▸ **Records for processing**:
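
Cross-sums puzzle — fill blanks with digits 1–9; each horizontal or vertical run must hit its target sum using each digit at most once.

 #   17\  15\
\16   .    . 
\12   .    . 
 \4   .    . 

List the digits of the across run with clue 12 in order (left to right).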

▸ **Problem to solve**: Make a list of all lines in the data that contain "digits".

▸ **Response to this task**:
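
Cross-sums puzzle — fill blanks with digits 1–9; each horizontal or vertical run must hit its target sum using each digit at most once.
List the digits of the across run with clue 12 in order (left to right).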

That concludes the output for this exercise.